-------- Records to process

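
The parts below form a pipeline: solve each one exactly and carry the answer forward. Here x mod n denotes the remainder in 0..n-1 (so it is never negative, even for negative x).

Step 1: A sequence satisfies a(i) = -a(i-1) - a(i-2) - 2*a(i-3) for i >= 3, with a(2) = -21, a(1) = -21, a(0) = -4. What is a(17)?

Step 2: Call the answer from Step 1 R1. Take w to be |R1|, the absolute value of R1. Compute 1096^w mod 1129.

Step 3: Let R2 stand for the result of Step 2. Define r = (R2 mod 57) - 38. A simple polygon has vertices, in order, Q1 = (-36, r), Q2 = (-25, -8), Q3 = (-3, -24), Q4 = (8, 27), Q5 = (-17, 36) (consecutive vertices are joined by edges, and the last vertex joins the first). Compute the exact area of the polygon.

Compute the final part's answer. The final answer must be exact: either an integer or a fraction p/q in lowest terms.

1365

Step 1: a(3) = -1*(-21) - 1*(-21) - 2*(-4) = 50; iterating: a(3)=50, a(4)=13, a(5)=-21, a(6)=-92, a(7)=87, a(8)=47, a(9)=50, a(10)=-271, a(11)=127, a(12)=44, a(13)=371, a(14)=-669, a(15)=210, a(16)=-283, a(17)=1411; answer 1411
Step 2: R1 = 1411; w = 1411; squarings mod 1129: 1096^1=1096, 1096^2=1089, 1096^4=471, 1096^8=557, 1096^16=903, 1096^32=271, 1096^64=56, 1096^128=878, 1096^256=906, 1096^512=53, 1096^1024=551; 1096^1411 = 1096^1 * 1096^2 * 1096^128 * 1096^256 * 1096^1024 = 1028 (mod 1129); answer 1028
Step 3: R2 = 1028; r = -36; cross terms: (-36*-8 - -25*-36)=-612, (-25*-24 - -3*-8)=576, (-3*27 - 8*-24)=111, (8*36 - -17*27)=747, (-17*-36 - -36*36)=1908; twice the area = |2730| = 2730; area = 1365; answer 1365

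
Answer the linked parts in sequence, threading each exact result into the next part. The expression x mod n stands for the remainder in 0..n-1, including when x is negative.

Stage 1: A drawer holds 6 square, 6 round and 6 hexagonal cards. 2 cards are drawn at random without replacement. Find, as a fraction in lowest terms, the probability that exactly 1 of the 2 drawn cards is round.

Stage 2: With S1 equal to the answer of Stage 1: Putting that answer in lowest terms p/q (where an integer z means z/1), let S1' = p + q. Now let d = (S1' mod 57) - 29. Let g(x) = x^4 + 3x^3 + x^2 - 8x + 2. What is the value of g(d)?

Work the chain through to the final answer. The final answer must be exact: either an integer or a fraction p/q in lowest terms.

114

Stage 1: total draws C(18,2) = 153; favorable C(6,1)*C(12,1) = 72; P = 8/17; answer 8/17
Stage 2: S1 = 8/17; threaded value p + q = 25; d = -4; 1*(-4)^4 + 3*(-4)^3 + 1*(-4)^2 - 8*(-4)^1 + 2 = (256) + (-192) + (16) + (32) + (2) = 114; answer 114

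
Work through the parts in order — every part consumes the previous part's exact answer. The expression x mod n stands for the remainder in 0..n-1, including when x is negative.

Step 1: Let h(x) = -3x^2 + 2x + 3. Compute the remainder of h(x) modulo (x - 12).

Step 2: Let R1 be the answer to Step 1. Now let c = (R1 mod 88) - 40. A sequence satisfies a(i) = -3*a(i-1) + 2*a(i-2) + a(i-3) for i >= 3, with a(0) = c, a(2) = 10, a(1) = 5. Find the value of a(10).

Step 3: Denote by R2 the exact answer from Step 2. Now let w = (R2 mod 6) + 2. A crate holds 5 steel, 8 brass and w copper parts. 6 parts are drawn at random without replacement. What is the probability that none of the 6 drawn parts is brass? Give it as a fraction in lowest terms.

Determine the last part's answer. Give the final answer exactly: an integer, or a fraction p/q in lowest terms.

Step 1: remainder = value at the root: -3*(12)^2 + 2*(12)^1 + 3 = (-432) + (24) + (3) = -405; answer -405
Step 2: R1 = -405; c = -5; a(3) = -3*(10) + 2*(5) + 1*(-5) = -25; iterating: a(3)=-25, a(4)=100, a(5)=-340, a(6)=1195, a(7)=-4165, a(8)=14545, a(9)=-50770, a(10)=177235; answer 177235
Step 3: R2 = 177235; w = 3; total draws C(16,6) = 8008; favorable C(8,6) = 28; P = 1/286; answer 1/286

1/286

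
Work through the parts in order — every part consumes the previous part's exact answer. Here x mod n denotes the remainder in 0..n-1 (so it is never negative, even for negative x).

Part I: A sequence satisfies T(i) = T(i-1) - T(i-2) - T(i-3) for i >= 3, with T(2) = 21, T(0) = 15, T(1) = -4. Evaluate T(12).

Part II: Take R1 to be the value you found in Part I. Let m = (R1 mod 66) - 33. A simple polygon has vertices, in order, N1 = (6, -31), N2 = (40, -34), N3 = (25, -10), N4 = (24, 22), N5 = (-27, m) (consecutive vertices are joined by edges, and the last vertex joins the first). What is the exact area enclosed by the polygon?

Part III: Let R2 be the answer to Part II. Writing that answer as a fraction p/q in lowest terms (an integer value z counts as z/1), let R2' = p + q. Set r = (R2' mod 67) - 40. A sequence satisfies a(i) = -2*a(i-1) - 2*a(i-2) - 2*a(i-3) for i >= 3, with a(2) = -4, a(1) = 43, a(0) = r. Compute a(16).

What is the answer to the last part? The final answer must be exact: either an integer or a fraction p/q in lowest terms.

Part I: T(3) = 1*(21) - 1*(-4) - 1*(15) = 10; iterating: T(3)=10, T(4)=-7, T(5)=-38, T(6)=-41, T(7)=4, T(8)=83, T(9)=120, T(10)=33, T(11)=-170, T(12)=-323; answer -323
Part II: R1 = -323; m = -26; cross terms: (6*-34 - 40*-31)=1036, (40*-10 - 25*-34)=450, (25*22 - 24*-10)=790, (24*-26 - -27*22)=-30, (-27*-31 - 6*-26)=993; twice the area = |3239| = 3239; area = 3239/2; answer 3239/2
Part III: R2 = 3239/2; threaded value p + q = 3241; r = -15; a(3) = -2*(-4) - 2*(43) - 2*(-15) = -48; iterating: a(3)=-48, a(4)=18, a(5)=68, a(6)=-76, a(7)=-20, a(8)=56, a(9)=80, a(10)=-232, a(11)=192, a(12)=-80, a(13)=240, a(14)=-704, a(15)=1088, a(16)=-1248; answer -1248

-1248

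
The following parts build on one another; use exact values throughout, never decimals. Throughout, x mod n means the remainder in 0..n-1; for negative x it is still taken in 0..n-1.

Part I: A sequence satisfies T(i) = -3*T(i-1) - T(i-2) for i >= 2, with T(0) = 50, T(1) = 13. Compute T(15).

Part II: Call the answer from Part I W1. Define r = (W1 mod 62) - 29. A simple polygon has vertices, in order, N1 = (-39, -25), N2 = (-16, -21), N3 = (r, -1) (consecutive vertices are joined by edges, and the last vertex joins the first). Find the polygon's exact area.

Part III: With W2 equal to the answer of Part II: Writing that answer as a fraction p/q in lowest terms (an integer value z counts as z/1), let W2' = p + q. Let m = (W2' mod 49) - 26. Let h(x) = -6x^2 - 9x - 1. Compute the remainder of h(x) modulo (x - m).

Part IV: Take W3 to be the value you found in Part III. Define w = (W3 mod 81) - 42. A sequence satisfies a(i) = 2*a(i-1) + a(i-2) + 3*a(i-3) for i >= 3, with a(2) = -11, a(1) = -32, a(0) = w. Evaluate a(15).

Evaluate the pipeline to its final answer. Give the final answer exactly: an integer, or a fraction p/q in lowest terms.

-3833520

Part I: T(2) = -3*(13) - 1*(50) = -89; iterating: T(2)=-89, T(3)=254, T(4)=-673, T(5)=1765, T(6)=-4622, T(7)=12101, T(8)=-31681, T(9)=82942, T(10)=-217145, T(11)=568493, T(12)=-1488334, T(13)=3896509, T(14)=-10201193, T(15)=26707070; answer 26707070
Part II: W1 = 26707070; r = -17; cross terms: (-39*-21 - -16*-25)=419, (-16*-1 - -17*-21)=-341, (-17*-25 - -39*-1)=386; twice the area = |464| = 464; area = 232; answer 232
Part III: W2 = 232; threaded value p + q = 233; m = 11; remainder = value at the root: -6*(11)^2 - 9*(11)^1 - 1 = (-726) + (-99) + (-1) = -826; answer -826
Part IV: W3 = -826; w = 23; a(3) = 2*(-11) + 1*(-32) + 3*(23) = 15; iterating: a(3)=15, a(4)=-77, a(5)=-172, a(6)=-376, a(7)=-1155, a(8)=-3202, a(9)=-8687, a(10)=-24041, a(11)=-66375, a(12)=-182852, a(13)=-504202, a(14)=-1390381, a(15)=-3833520; answer -3833520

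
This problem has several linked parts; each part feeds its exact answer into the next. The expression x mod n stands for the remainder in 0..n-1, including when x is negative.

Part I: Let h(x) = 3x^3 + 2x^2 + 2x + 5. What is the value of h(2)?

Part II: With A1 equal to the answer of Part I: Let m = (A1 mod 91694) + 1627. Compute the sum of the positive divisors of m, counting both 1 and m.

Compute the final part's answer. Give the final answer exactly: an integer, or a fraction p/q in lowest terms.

Part I: 3*(2)^3 + 2*(2)^2 + 2*(2)^1 + 5 = (24) + (8) + (4) + (5) = 41; answer 41
Part II: A1 = 41; m = 1668; 1668 = 2^2 * 3 * 139; sigma = (1 + 2 + 4) * (1 + 3) * (1 + 139) = 7 * 4 * 140 = 3920; answer 3920

3920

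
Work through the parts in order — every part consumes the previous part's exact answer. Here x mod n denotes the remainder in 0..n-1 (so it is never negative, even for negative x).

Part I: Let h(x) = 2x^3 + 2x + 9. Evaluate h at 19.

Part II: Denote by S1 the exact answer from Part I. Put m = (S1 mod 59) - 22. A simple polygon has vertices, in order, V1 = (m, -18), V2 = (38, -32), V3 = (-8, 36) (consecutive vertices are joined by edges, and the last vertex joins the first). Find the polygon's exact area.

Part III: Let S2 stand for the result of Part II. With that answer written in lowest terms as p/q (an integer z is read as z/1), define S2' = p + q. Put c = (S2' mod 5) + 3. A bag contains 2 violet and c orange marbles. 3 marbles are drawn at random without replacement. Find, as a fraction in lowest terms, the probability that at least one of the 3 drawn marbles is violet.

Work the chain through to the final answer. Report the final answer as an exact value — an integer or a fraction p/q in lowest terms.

5/7

Part I: 2*(19)^3 + 2*(19)^1 + 9 = (13718) + (38) + (9) = 13765; answer 13765
Part II: S1 = 13765; m = -4; cross terms: (-4*-32 - 38*-18)=812, (38*36 - -8*-32)=1112, (-8*-18 - -4*36)=288; twice the area = |2212| = 2212; area = 1106; answer 1106
Part III: S2 = 1106; threaded value p + q = 1107; c = 5; total draws C(7,3) = 35; complement C(5,3) = 10; favorable 35 - 10 = 25; P = 5/7; answer 5/7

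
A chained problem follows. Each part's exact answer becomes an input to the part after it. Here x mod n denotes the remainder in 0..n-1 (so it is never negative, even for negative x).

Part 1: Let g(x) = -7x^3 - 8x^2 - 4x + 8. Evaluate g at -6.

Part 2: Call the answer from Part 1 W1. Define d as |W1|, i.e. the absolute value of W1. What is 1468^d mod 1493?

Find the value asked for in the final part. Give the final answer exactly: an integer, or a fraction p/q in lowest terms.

Part 1: -7*(-6)^3 - 8*(-6)^2 - 4*(-6)^1 + 8 = (1512) + (-288) + (24) + (8) = 1256; answer 1256
Part 2: W1 = 1256; d = 1256; squarings mod 1493: 1468^1=1468, 1468^2=625, 1468^4=952, 1468^8=53, 1468^16=1316, 1468^32=1469, 1468^64=576, 1468^128=330, 1468^256=1404, 1468^512=456, 1468^1024=409; 1468^1256 = 1468^8 * 1468^32 * 1468^64 * 1468^128 * 1468^1024 = 199 (mod 1493); answer 199

199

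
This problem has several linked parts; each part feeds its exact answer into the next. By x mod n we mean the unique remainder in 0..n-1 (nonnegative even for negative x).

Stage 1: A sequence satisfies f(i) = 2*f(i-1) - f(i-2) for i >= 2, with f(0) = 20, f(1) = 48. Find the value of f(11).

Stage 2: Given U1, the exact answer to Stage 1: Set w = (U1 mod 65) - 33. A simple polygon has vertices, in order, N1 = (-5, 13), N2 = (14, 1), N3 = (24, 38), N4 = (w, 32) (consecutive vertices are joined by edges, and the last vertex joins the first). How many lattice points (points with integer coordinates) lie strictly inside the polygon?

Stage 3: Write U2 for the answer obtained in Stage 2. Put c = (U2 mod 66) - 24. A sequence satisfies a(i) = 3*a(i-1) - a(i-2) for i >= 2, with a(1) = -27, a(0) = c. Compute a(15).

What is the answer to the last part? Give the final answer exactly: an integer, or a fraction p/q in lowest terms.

-16744482

Stage 1: f(2) = 2*(48) - 1*(20) = 76; iterating: f(2)=76, f(3)=104, f(4)=132, f(5)=160, f(6)=188, f(7)=216, f(8)=244, f(9)=272, f(10)=300, f(11)=328; answer 328
Stage 2: U1 = 328; w = -30; cross terms: (-5*1 - 14*13)=-187, (14*38 - 24*1)=508, (24*32 - -30*38)=1908, (-30*13 - -5*32)=-230; twice the area = |1999| = 1999; area = 1999/2; boundary points = 1 + 1 + 6 + 1 = 9; strictly interior points = area - boundary/2 + 1 = 996; answer 996
Stage 3: U2 = 996; c = -18; a(2) = 3*(-27) - 1*(-18) = -63; iterating: a(2)=-63, a(3)=-162, a(4)=-423, a(5)=-1107, a(6)=-2898, a(7)=-7587, a(8)=-19863, a(9)=-52002, a(10)=-136143, a(11)=-356427, a(12)=-933138, a(13)=-2442987, a(14)=-6395823, a(15)=-16744482; answer -16744482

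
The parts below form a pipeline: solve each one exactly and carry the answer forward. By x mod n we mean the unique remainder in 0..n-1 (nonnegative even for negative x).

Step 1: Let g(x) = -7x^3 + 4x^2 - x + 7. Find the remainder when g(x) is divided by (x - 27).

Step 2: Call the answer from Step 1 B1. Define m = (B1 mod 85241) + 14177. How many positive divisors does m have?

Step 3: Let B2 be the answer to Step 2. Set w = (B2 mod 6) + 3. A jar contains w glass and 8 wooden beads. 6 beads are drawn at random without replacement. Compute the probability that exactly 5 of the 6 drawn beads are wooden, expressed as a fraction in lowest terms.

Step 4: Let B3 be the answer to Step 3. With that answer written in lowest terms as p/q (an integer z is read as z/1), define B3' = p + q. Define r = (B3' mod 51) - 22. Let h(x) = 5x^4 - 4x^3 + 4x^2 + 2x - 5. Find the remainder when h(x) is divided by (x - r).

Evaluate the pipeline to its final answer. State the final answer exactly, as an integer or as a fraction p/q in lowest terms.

Step 1: remainder = value at the root: -7*(27)^3 + 4*(27)^2 - 1*(27)^1 + 7 = (-137781) + (2916) + (-27) + (7) = -134885; answer -134885
Step 2: B1 = -134885; m = 49774; 49774 = 2 * 41 * 607; number of divisors = (1+1) * (1+1) * (1+1) = 8; answer 8
Step 3: B2 = 8; w = 5; total draws C(13,6) = 1716; favorable C(8,5)*C(5,1) = 280; P = 70/429; answer 70/429
Step 4: B3 = 70/429; threaded value p + q = 499; r = 18; remainder = value at the root: 5*(18)^4 - 4*(18)^3 + 4*(18)^2 + 2*(18)^1 - 5 = (524880) + (-23328) + (1296) + (36) + (-5) = 502879; answer 502879

502879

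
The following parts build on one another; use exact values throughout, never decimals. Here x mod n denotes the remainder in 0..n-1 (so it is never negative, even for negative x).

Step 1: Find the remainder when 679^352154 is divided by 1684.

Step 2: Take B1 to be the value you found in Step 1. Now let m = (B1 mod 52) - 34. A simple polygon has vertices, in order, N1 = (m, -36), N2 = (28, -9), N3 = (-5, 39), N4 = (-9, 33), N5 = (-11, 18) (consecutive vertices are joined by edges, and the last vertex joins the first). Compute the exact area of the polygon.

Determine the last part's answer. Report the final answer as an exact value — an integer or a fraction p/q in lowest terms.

3513/2

Step 1: squarings mod 1684: 679^1=679, 679^2=1309, 679^4=853, 679^8=121, 679^16=1169, 679^32=837, 679^64=25, 679^128=625, 679^256=1621, 679^512=601, 679^1024=825, 679^2048=289, 679^4096=1005, 679^8192=1309, 679^16384=853, 679^32768=121, 679^65536=1169, 679^131072=837, 679^262144=25; 679^352154 = 679^2 * 679^8 * 679^16 * 679^128 * 679^256 * 679^512 * 679^1024 * 679^2048 * 679^4096 * 679^16384 * 679^65536 * 679^262144 = 945 (mod 1684); answer 945
Step 2: B1 = 945; m = -25; cross terms: (-25*-9 - 28*-36)=1233, (28*39 - -5*-9)=1047, (-5*33 - -9*39)=186, (-9*18 - -11*33)=201, (-11*-36 - -25*18)=846; twice the area = |3513| = 3513; area = 3513/2; answer 3513/2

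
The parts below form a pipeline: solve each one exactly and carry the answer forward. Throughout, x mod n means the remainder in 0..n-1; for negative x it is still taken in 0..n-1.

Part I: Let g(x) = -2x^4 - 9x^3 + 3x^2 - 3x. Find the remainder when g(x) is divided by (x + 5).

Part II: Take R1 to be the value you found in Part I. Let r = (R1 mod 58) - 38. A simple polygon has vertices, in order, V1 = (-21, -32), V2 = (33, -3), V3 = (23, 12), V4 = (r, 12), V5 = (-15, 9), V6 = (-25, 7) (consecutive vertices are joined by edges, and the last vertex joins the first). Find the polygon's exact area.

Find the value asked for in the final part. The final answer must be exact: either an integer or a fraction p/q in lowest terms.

1576

Part I: remainder = value at the root: -2*(-5)^4 - 9*(-5)^3 + 3*(-5)^2 - 3*(-5)^1 = (-1250) + (1125) + (75) + (15) = -35; answer -35
Part II: R1 = -35; r = -15; cross terms: (-21*-3 - 33*-32)=1119, (33*12 - 23*-3)=465, (23*12 - -15*12)=456, (-15*9 - -15*12)=45, (-15*7 - -25*9)=120, (-25*-32 - -21*7)=947; twice the area = |3152| = 3152; area = 1576; answer 1576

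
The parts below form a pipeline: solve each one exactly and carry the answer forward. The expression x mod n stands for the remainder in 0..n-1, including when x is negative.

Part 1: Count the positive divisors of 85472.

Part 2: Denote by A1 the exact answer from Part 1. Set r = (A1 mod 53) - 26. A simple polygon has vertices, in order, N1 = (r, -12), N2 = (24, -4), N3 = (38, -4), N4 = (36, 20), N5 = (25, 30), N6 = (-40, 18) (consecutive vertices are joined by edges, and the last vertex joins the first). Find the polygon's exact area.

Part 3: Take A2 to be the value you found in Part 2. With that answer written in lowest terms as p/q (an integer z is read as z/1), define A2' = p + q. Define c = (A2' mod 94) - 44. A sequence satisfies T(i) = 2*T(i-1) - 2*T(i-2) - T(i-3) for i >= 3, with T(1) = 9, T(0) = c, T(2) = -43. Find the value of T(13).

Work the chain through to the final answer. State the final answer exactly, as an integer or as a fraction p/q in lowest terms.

-1495

Part 1: 85472 = 2^5 * 2671; number of divisors = (5+1) * (1+1) = 12; answer 12
Part 2: A1 = 12; r = -14; cross terms: (-14*-4 - 24*-12)=344, (24*-4 - 38*-4)=56, (38*20 - 36*-4)=904, (36*30 - 25*20)=580, (25*18 - -40*30)=1650, (-40*-12 - -14*18)=732; twice the area = |4266| = 4266; area = 2133; answer 2133
Part 3: A2 = 2133; threaded value p + q = 2134; c = 22; T(3) = 2*(-43) - 2*(9) - 1*(22) = -126; iterating: T(3)=-126, T(4)=-175, T(5)=-55, T(6)=366, T(7)=1017, T(8)=1357, T(9)=314, T(10)=-3103, T(11)=-8191, T(12)=-10490, T(13)=-1495; answer -1495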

----------------

Problem to solve:
Examine the listing line by line and give the number of lines where "holds" occurs, with nothing added.

Answer for this exercise:
2